-------- Given information
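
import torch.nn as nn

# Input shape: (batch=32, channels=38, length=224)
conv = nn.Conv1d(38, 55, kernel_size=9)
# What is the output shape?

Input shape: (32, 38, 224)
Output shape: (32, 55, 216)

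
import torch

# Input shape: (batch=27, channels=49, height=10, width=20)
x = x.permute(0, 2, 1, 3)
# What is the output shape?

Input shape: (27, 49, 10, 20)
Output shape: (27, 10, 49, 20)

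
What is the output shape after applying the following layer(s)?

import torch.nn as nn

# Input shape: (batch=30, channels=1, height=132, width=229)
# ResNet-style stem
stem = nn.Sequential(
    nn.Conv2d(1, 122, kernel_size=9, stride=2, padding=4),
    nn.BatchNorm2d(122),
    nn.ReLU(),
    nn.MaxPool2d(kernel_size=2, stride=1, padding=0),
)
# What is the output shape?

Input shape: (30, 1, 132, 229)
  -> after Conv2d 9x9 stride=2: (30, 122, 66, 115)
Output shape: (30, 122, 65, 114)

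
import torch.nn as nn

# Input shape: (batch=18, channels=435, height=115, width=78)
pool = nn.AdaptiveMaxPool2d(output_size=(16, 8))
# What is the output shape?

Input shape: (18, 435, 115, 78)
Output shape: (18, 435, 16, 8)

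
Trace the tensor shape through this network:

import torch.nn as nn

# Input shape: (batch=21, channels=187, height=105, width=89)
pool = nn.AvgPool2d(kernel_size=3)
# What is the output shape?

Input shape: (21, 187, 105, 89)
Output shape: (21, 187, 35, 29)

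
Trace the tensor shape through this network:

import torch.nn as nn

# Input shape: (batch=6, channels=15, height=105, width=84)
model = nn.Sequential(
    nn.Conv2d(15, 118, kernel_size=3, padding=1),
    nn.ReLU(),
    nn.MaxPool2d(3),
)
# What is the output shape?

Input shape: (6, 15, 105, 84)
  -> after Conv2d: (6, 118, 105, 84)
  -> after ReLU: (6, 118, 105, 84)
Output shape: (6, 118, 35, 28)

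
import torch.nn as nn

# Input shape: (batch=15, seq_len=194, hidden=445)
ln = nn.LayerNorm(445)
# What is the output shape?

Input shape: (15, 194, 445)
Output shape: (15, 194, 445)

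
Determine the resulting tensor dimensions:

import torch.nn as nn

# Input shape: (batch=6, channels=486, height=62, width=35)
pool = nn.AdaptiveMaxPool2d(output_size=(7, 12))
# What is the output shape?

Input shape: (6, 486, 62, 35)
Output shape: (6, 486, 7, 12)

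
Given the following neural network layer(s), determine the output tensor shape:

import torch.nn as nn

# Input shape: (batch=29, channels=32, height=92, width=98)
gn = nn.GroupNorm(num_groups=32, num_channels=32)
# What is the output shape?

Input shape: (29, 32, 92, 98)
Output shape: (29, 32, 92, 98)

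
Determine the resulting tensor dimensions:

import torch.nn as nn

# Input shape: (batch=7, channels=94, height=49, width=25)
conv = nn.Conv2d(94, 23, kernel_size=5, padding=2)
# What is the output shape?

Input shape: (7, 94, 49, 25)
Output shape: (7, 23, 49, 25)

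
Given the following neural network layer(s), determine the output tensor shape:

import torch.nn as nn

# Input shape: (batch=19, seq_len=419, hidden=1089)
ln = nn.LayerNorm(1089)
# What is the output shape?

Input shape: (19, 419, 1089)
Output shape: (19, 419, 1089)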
----------------
-------- Given information
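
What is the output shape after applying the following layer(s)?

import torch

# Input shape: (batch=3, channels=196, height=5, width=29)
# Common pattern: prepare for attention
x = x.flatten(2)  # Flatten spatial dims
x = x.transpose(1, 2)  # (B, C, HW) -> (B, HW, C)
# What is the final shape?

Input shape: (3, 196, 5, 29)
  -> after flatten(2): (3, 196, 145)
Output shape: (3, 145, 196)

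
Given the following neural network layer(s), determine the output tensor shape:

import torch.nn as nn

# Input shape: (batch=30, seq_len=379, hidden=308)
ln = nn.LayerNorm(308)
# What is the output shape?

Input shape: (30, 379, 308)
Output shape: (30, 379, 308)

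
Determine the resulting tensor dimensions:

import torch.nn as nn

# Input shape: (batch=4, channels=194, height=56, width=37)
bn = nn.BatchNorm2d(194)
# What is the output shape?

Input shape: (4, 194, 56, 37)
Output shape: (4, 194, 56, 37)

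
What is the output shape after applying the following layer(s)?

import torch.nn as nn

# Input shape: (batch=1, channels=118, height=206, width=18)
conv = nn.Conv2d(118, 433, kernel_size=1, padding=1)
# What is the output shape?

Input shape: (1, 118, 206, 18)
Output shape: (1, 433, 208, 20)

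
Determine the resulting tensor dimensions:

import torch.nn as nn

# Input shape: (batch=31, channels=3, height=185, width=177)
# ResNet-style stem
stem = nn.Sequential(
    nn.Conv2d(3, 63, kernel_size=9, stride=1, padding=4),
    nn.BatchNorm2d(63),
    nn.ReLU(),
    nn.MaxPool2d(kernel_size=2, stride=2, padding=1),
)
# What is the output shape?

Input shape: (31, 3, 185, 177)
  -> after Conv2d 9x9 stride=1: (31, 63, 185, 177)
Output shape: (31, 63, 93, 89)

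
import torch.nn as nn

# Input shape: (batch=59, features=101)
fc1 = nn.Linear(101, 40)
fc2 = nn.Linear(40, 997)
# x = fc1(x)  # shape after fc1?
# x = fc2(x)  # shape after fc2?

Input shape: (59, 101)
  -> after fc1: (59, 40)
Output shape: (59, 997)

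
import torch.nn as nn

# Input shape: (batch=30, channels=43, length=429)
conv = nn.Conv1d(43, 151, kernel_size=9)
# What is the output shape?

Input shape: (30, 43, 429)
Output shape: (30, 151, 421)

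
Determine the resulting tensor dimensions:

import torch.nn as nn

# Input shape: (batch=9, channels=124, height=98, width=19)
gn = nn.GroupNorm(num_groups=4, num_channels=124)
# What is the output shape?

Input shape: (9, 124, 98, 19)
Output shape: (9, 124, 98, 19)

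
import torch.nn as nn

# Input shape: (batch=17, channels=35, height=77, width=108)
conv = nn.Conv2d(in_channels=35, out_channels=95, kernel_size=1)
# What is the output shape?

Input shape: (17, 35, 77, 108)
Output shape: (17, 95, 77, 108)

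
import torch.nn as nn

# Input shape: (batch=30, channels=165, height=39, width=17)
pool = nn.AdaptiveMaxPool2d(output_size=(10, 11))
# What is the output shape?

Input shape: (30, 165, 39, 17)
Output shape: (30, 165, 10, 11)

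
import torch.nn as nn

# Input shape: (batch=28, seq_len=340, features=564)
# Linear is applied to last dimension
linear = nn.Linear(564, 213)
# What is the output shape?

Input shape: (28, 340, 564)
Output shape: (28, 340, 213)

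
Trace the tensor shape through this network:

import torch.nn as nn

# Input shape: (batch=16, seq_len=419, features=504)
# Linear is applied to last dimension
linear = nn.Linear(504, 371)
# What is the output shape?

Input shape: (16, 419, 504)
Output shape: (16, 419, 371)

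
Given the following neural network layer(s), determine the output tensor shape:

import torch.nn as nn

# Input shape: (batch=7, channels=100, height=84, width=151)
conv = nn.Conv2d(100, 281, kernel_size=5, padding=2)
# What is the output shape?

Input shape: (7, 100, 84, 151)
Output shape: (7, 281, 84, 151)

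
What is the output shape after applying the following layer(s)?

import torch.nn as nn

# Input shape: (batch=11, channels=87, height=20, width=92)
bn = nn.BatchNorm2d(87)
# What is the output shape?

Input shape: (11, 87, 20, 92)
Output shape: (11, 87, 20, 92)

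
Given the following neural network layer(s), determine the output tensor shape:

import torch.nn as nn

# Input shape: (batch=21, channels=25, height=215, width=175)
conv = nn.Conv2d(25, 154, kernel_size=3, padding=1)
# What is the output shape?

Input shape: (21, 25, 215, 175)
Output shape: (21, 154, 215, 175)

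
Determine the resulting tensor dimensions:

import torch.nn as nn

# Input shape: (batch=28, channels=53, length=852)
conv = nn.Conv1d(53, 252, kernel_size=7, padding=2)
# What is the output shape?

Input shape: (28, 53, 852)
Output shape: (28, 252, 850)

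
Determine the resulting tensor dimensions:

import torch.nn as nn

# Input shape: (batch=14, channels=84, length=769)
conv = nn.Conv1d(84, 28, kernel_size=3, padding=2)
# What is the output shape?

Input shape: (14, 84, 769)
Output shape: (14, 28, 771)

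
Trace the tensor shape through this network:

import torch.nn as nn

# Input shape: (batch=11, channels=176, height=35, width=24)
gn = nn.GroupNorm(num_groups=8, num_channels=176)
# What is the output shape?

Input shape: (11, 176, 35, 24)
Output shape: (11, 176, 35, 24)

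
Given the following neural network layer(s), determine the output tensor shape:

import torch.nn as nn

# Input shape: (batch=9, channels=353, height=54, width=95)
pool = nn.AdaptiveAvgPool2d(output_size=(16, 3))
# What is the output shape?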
----------------
▸ Task prompt
From the entries above, write out only the lines starting at the line that holds "# Input shape: (batch=7, channels=100, height=84, width=151)" and ending at the line that holds "bn = nn.BatchNorm2d(87)", keeping both and matching them exactly.

▸ Finished exercise
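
# Input shape: (batch=7, channels=100, height=84, width=151)
conv = nn.Conv2d(100, 281, kernel_size=5, padding=2)
# What is the output shape?

Input shape: (7, 100, 84, 151)
Output shape: (7, 281, 84, 151)

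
What is the output shape after applying the following layer(s)?

import torch.nn as nn

# Input shape: (batch=11, channels=87, height=20, width=92)
bn = nn.BatchNorm2d(87)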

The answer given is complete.